DATA RECORDS below:

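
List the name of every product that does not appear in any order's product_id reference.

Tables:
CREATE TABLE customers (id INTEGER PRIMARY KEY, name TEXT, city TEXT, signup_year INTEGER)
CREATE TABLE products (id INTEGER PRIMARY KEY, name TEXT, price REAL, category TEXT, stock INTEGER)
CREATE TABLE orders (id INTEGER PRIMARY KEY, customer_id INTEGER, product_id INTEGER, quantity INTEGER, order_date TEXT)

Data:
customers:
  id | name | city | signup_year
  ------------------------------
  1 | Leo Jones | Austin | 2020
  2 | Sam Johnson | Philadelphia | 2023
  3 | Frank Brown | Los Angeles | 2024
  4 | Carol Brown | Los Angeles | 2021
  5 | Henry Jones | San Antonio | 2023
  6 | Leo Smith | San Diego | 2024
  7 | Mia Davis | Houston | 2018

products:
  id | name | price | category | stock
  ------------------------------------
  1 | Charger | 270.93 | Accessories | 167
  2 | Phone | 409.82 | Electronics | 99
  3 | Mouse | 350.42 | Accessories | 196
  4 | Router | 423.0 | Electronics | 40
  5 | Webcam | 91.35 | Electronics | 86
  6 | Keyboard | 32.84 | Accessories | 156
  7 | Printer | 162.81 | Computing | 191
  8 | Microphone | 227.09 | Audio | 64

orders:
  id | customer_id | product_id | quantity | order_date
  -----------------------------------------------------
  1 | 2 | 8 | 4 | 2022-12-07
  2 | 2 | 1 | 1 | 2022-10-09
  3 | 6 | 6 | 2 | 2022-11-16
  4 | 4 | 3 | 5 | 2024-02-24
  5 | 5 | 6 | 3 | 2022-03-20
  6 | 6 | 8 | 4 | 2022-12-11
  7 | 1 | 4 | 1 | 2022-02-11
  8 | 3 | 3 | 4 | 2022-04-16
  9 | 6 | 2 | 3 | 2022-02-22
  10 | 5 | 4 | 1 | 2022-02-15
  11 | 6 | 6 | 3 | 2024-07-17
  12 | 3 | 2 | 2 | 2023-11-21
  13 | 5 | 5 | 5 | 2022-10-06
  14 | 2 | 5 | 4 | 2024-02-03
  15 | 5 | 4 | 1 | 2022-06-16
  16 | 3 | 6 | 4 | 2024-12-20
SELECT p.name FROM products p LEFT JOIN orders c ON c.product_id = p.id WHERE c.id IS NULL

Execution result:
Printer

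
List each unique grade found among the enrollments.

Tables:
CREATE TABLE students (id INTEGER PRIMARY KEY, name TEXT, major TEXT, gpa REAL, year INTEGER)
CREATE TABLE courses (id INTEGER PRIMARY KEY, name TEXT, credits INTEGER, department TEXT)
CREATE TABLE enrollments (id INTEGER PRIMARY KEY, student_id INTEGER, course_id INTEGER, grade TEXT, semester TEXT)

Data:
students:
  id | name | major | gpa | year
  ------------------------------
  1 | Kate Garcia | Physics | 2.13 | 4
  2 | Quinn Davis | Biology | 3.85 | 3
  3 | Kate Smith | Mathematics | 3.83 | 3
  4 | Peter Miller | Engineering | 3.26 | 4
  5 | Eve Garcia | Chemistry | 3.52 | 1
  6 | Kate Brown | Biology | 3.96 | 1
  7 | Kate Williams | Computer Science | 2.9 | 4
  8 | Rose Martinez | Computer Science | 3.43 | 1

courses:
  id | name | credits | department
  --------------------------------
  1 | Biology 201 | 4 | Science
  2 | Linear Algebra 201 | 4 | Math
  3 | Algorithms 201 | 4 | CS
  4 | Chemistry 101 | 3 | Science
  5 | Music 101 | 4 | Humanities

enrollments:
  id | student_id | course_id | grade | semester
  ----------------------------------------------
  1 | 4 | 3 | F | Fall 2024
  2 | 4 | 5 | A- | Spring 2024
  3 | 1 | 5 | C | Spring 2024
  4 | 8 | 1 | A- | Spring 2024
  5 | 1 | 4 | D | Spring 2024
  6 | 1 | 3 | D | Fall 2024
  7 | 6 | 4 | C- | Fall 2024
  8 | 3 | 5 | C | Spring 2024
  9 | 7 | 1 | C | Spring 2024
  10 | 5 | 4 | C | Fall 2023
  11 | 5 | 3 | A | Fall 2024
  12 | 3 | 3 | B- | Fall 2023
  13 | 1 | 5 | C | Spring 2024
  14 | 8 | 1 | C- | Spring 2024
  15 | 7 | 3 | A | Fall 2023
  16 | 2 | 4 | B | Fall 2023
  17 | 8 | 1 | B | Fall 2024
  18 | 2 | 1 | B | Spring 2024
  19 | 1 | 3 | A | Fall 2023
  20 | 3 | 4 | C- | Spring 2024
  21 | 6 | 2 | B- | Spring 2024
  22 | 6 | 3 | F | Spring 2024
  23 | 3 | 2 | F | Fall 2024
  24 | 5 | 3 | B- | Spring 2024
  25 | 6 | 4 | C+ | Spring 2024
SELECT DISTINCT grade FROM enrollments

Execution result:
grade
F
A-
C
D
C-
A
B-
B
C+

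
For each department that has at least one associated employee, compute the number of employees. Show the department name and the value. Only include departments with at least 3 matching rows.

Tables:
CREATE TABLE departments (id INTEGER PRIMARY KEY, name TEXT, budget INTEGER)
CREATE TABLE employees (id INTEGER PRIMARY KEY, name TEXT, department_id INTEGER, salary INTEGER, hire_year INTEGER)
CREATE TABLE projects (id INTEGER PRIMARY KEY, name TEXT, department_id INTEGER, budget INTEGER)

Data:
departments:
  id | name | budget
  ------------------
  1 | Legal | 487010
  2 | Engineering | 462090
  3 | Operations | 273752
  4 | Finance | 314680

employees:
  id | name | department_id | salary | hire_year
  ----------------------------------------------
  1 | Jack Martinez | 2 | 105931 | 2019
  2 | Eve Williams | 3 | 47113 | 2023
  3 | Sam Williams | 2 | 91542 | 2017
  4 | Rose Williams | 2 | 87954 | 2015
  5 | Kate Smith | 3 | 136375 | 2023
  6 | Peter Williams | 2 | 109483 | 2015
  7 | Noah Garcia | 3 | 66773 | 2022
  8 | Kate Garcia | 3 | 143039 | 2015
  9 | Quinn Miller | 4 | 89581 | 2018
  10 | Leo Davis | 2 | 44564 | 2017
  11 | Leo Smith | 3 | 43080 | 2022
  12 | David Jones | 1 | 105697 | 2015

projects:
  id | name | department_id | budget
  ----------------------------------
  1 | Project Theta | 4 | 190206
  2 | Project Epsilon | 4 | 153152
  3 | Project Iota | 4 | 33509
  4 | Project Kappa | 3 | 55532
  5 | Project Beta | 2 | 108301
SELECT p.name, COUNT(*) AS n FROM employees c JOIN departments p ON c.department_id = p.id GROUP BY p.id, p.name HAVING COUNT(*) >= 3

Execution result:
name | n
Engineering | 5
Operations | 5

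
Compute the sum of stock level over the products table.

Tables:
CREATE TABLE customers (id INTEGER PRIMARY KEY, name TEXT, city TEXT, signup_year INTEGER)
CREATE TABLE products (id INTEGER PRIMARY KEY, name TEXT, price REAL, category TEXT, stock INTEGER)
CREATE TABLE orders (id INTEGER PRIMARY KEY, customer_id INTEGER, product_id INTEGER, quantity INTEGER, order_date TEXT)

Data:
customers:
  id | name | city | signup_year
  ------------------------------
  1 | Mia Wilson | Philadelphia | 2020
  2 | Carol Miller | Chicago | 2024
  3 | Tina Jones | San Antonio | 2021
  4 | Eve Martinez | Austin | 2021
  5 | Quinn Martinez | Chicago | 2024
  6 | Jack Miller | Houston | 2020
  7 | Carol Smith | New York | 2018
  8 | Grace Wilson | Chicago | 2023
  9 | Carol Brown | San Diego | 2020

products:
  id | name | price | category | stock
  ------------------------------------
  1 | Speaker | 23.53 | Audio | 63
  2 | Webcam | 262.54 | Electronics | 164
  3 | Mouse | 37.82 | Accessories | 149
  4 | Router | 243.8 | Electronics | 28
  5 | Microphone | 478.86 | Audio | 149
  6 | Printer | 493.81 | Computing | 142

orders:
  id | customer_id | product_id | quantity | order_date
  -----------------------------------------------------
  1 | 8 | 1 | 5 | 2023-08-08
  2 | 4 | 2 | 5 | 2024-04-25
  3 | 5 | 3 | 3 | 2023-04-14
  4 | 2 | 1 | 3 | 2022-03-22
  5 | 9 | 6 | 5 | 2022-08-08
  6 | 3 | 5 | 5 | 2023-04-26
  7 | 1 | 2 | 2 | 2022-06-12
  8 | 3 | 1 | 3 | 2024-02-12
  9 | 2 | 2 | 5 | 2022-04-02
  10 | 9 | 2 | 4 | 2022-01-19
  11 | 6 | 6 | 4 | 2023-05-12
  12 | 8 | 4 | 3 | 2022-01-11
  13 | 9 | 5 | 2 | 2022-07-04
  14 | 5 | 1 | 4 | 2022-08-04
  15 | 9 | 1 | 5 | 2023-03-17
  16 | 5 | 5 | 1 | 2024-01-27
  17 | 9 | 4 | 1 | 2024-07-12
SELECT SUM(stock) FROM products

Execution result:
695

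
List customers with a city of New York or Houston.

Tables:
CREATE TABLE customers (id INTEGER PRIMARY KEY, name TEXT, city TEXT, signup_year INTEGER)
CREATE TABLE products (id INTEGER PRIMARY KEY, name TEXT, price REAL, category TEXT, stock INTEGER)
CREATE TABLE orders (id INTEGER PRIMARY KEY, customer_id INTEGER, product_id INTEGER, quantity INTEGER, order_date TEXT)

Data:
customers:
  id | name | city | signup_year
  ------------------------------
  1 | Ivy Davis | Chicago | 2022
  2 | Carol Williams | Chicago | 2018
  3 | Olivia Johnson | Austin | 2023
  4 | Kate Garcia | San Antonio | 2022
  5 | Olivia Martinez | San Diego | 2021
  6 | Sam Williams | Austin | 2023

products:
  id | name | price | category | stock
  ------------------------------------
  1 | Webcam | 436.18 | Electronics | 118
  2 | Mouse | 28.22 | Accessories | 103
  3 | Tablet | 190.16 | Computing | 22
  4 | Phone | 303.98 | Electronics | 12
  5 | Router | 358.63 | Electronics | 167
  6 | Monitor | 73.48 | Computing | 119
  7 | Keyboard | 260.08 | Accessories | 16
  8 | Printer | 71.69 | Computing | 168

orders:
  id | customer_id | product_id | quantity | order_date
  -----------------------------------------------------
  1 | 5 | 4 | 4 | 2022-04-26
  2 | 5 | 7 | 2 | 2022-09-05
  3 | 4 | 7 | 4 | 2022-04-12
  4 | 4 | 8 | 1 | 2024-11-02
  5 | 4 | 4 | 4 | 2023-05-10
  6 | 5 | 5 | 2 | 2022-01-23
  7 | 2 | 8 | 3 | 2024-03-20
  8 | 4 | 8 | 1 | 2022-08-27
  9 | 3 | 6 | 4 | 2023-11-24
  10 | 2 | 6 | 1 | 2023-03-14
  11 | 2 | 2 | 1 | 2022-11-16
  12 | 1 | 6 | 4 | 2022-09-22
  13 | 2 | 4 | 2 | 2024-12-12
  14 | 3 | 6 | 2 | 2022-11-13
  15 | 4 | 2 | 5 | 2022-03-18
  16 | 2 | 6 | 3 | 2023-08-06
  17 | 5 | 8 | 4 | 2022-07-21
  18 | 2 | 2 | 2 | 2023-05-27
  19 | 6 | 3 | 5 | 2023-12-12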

End of DATA RECORDS.

The answer must consist of each line in the entries above that includes "Antonio".

TASK RESULT =
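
  5 | Henry Jones | San Antonio | 2023
  3 | Tina Jones | San Antonio | 2021
  4 | Kate Garcia | San Antonio | 2022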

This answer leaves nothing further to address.